Data provided:

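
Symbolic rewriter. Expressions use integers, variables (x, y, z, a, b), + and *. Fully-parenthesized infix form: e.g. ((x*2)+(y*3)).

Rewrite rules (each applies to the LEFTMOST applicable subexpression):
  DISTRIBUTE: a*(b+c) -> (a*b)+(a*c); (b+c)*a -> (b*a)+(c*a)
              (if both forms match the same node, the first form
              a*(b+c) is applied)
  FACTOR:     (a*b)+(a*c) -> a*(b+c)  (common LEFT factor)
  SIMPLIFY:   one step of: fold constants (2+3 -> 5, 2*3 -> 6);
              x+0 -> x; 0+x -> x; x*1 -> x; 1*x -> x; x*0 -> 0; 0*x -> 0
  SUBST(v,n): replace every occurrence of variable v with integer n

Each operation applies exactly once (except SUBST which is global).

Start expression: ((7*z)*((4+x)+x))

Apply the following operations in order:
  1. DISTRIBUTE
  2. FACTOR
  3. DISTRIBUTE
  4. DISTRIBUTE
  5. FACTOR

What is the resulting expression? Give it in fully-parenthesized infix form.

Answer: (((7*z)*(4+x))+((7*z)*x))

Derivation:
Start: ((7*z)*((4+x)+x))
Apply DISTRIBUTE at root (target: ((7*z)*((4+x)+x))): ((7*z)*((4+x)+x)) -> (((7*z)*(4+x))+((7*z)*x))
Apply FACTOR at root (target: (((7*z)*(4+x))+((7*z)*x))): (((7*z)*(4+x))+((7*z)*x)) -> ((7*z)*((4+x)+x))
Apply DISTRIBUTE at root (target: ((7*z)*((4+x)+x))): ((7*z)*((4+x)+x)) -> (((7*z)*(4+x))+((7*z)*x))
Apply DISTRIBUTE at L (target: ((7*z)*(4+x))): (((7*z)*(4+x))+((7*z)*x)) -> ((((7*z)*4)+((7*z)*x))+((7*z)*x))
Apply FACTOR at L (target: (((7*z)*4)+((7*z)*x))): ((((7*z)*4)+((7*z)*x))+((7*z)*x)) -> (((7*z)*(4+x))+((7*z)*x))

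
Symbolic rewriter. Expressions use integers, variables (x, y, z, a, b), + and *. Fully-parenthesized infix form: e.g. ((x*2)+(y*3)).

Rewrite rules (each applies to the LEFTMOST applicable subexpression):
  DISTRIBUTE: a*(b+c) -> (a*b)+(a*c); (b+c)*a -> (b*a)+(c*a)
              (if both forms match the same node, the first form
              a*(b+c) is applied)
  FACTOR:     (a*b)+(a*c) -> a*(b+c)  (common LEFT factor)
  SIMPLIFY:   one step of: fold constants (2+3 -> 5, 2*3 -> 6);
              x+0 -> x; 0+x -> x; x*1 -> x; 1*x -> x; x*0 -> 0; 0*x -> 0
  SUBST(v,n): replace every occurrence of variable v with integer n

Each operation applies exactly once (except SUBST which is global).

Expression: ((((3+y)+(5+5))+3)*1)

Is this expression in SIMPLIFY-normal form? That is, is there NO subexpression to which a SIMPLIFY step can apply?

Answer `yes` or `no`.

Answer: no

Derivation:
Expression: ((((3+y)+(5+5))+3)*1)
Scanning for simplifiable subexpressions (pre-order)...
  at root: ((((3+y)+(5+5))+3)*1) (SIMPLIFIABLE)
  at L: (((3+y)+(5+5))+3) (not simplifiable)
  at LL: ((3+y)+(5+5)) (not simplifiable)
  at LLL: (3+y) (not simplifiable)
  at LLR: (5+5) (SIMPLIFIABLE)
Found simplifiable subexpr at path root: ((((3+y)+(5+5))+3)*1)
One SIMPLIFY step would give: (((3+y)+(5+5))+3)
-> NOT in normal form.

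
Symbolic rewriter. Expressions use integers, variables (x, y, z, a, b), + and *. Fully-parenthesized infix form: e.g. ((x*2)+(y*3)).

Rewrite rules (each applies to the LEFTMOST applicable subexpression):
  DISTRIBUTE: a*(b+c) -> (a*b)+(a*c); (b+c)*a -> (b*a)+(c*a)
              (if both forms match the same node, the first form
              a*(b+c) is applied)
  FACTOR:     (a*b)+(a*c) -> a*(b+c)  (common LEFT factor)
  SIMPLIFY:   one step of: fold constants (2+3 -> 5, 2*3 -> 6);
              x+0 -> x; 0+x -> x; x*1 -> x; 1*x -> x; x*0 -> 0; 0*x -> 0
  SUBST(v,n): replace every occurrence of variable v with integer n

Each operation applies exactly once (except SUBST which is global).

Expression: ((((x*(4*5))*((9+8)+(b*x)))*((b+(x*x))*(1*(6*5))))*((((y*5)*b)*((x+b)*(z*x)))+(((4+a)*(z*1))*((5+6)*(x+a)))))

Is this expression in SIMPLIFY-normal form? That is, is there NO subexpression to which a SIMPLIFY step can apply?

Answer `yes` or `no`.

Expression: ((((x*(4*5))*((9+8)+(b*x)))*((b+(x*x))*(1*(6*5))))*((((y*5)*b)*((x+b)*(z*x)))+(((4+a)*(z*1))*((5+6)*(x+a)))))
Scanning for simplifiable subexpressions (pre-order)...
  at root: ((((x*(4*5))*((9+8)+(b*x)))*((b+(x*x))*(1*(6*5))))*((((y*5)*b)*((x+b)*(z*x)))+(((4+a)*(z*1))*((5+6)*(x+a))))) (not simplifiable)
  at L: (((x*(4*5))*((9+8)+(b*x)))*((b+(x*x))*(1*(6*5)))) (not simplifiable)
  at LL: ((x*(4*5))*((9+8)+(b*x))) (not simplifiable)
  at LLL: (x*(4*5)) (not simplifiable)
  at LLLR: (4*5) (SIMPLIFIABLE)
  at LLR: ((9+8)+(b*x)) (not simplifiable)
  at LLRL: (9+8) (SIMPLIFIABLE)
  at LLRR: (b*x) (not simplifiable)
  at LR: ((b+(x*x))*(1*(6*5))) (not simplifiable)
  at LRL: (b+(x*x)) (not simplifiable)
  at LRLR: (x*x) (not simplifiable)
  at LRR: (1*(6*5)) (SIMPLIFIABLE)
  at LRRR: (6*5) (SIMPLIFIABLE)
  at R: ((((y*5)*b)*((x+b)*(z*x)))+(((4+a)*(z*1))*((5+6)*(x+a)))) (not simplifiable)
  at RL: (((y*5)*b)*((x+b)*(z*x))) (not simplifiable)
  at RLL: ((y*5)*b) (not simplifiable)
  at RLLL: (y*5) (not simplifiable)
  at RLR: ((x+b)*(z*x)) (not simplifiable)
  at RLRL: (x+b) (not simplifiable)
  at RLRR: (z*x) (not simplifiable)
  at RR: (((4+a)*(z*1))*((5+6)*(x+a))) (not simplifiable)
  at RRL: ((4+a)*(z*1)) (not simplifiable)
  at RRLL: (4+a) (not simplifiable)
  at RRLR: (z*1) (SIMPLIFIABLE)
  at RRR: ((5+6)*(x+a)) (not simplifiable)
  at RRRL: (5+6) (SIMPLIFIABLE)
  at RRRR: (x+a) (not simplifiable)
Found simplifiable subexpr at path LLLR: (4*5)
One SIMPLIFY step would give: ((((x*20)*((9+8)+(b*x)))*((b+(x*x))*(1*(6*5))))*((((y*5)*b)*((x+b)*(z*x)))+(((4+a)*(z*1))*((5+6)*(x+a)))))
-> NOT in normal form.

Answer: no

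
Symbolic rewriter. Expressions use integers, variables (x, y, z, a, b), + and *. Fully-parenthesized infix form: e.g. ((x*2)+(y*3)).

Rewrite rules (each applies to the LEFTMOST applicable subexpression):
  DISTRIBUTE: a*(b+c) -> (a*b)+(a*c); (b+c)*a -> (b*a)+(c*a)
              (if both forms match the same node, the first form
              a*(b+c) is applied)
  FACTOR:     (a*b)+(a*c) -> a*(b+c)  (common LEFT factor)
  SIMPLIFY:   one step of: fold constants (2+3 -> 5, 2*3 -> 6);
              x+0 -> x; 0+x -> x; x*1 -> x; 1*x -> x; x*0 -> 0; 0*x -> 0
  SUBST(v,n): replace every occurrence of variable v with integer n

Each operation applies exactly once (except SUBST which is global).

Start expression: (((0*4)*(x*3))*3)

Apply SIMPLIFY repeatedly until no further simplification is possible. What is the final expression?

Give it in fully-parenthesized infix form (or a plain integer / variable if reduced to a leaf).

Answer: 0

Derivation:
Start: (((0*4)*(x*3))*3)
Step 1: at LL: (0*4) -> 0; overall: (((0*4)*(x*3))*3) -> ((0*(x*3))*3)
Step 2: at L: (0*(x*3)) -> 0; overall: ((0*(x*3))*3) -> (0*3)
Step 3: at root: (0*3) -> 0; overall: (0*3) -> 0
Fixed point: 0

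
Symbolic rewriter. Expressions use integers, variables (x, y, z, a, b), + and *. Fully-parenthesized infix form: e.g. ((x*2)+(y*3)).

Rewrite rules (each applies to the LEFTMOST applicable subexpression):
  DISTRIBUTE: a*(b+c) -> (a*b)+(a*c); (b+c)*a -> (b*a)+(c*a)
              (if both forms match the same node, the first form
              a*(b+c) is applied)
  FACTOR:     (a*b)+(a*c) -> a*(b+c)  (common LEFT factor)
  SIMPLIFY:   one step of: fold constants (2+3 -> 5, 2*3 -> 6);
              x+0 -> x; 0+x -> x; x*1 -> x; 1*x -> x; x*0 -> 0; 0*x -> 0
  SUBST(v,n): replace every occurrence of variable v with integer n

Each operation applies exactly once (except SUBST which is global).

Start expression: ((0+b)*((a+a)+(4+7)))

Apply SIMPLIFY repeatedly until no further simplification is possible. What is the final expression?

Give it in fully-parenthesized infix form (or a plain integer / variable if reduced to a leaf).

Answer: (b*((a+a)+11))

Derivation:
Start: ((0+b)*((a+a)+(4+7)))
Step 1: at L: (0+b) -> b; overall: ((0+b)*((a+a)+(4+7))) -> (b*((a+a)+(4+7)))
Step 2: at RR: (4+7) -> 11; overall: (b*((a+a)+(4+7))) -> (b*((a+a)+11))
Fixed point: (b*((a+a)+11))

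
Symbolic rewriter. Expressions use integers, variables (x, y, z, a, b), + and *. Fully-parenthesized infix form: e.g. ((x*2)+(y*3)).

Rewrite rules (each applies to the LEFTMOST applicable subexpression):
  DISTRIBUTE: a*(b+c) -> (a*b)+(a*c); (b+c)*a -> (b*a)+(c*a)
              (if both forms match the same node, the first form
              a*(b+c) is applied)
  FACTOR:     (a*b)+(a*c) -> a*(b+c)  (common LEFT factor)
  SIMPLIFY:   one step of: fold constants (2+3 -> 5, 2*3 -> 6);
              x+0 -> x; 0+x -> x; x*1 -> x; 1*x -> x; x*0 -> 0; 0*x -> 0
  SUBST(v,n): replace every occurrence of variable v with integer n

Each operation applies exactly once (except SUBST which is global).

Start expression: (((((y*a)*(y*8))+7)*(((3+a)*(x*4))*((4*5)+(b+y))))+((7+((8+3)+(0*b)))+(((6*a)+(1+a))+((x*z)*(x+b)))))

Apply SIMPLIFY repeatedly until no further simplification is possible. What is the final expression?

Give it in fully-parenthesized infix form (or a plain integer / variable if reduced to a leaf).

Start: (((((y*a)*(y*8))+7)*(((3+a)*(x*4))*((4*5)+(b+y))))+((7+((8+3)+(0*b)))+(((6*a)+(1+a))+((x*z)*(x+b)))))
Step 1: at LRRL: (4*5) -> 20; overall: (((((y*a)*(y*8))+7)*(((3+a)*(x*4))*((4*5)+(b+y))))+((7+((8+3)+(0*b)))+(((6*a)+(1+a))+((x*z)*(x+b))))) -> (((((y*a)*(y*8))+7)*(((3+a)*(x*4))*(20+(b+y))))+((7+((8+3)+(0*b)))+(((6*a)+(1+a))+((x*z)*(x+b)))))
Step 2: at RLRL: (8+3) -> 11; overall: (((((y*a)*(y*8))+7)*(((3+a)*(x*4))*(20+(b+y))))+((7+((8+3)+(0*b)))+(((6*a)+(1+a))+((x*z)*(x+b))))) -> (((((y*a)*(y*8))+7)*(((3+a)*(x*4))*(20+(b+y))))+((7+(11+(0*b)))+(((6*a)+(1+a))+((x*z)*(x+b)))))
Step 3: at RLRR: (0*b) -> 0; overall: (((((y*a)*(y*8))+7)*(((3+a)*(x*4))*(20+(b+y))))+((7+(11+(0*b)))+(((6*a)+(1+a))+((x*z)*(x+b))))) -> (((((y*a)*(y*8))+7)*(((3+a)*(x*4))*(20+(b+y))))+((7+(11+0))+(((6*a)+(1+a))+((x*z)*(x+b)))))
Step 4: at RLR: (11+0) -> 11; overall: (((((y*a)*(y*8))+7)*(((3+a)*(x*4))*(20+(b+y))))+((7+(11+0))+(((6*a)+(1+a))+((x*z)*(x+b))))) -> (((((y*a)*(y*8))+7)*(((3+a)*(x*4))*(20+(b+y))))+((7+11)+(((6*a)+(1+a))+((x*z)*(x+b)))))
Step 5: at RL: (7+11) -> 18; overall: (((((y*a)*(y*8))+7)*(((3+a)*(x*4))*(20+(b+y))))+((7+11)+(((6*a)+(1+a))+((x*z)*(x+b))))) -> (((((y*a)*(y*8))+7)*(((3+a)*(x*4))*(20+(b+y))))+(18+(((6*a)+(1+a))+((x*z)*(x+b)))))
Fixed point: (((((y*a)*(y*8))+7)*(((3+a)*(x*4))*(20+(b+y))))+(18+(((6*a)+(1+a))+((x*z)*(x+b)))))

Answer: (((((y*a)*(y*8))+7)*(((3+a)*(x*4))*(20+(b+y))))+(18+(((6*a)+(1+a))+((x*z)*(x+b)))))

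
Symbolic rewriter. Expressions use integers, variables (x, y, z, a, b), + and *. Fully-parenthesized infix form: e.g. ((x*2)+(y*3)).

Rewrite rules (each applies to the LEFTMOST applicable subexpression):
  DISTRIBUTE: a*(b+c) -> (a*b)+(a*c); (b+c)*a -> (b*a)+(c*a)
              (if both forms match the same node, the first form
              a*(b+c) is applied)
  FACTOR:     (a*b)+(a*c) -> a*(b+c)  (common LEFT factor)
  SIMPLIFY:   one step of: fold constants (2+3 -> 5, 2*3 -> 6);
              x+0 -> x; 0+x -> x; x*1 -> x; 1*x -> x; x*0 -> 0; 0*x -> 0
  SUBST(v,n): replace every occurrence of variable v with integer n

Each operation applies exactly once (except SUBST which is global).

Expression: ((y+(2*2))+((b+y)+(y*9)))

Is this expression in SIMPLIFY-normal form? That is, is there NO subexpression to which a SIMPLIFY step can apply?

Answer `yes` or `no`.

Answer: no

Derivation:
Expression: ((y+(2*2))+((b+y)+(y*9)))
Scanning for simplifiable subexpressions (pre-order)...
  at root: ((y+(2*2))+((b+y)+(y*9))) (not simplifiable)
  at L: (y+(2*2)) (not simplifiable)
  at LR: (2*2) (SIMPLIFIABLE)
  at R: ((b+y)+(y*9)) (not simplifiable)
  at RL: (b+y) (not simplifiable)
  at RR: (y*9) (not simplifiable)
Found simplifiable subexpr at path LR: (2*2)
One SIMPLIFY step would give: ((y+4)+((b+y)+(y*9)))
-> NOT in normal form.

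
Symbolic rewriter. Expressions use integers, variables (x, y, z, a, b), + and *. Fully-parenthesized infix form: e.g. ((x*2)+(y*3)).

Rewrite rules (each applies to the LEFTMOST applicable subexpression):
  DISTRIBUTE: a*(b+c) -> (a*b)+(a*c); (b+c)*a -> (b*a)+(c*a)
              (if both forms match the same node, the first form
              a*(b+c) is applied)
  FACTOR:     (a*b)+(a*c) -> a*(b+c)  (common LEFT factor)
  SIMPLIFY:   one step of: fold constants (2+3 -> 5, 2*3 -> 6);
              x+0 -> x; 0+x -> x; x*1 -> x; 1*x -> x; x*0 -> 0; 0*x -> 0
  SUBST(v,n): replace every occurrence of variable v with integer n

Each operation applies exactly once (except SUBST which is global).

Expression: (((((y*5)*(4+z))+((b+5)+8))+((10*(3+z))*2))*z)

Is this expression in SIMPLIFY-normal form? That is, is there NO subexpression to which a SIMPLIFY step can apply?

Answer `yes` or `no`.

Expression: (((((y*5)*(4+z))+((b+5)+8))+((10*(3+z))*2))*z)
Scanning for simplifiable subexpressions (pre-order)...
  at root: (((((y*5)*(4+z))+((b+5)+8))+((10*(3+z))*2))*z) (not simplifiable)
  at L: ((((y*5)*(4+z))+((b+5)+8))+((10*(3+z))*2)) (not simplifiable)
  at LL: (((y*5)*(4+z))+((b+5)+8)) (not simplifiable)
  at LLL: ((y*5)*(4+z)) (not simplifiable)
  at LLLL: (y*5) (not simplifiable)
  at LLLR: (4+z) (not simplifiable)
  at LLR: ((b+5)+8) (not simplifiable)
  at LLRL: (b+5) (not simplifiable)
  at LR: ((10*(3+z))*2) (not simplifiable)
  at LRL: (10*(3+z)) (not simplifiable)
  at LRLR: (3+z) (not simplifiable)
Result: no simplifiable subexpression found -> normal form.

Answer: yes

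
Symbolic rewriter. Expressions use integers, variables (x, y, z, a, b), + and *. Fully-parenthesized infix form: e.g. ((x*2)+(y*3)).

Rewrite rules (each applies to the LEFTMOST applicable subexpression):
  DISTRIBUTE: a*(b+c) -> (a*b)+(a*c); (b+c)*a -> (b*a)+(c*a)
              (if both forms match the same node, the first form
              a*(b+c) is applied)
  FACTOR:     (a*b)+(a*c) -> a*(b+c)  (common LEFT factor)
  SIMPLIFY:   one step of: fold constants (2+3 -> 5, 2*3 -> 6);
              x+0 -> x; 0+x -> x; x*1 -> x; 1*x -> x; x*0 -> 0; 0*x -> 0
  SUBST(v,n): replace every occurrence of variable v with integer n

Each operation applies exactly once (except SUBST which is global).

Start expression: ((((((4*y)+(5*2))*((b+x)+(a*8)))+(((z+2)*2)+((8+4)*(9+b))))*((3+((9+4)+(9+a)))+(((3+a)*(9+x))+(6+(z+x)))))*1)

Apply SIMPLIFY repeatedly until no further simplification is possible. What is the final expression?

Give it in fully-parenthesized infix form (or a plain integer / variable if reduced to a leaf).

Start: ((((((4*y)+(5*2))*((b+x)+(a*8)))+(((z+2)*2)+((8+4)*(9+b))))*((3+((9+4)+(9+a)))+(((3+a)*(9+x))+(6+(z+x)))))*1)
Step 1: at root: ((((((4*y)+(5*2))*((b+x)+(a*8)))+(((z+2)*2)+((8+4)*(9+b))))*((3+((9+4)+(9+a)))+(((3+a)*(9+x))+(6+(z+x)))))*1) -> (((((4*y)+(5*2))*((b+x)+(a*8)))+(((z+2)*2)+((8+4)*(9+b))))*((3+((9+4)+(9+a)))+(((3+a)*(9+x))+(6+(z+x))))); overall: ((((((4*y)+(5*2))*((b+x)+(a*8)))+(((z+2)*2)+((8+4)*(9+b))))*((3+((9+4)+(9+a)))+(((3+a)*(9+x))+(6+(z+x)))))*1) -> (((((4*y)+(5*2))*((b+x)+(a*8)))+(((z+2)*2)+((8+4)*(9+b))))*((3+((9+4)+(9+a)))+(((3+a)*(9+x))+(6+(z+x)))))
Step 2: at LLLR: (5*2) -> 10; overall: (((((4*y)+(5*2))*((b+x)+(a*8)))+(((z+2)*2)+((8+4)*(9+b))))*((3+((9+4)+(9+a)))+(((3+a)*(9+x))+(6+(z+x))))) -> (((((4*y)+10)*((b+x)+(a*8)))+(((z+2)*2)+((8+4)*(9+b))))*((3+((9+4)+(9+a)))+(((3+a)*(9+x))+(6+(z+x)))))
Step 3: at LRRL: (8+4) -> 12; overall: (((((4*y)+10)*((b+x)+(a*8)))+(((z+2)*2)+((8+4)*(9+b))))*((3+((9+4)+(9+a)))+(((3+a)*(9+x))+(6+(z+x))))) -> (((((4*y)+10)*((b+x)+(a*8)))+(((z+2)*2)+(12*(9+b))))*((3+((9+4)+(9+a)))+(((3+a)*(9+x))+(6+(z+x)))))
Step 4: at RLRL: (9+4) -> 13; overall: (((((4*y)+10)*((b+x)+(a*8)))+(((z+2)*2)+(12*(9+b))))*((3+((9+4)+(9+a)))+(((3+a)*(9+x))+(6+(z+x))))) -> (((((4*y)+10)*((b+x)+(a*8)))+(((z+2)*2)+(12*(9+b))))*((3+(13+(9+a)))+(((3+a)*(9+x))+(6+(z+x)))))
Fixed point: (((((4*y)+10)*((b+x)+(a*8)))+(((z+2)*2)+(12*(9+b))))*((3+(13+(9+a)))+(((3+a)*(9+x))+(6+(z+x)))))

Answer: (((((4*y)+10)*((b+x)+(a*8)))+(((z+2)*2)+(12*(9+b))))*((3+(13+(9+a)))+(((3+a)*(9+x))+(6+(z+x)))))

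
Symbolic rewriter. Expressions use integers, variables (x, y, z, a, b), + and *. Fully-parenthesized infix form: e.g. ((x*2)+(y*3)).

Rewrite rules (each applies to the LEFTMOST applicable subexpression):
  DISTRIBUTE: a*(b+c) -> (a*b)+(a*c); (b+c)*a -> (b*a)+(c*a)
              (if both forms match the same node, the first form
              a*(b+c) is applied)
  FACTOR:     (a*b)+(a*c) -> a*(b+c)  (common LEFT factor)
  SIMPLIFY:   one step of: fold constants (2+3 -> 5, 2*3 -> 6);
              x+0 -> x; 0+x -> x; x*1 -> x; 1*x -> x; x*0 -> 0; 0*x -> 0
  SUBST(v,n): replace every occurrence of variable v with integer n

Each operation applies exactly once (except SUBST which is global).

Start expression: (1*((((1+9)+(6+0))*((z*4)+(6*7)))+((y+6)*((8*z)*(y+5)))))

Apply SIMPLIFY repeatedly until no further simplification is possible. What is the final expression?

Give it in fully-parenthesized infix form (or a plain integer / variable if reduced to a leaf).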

Aim of the task:
Starting with the first line of the entries and ending with the line that has "1. DISTRIBUTE", copy each line exactly and add nothing.

Answer below:
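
Symbolic rewriter. Expressions use integers, variables (x, y, z, a, b), + and *. Fully-parenthesized infix form: e.g. ((x*2)+(y*3)).

Rewrite rules (each applies to the LEFTMOST applicable subexpression):
  DISTRIBUTE: a*(b+c) -> (a*b)+(a*c); (b+c)*a -> (b*a)+(c*a)
              (if both forms match the same node, the first form
              a*(b+c) is applied)
  FACTOR:     (a*b)+(a*c) -> a*(b+c)  (common LEFT factor)
  SIMPLIFY:   one step of: fold constants (2+3 -> 5, 2*3 -> 6);
              x+0 -> x; 0+x -> x; x*1 -> x; 1*x -> x; x*0 -> 0; 0*x -> 0
  SUBST(v,n): replace every occurrence of variable v with integer n

Each operation applies exactly once (except SUBST which is global).

Start expression: ((7*z)*((4+x)+x))

Apply the following operations in order:
  1. DISTRIBUTE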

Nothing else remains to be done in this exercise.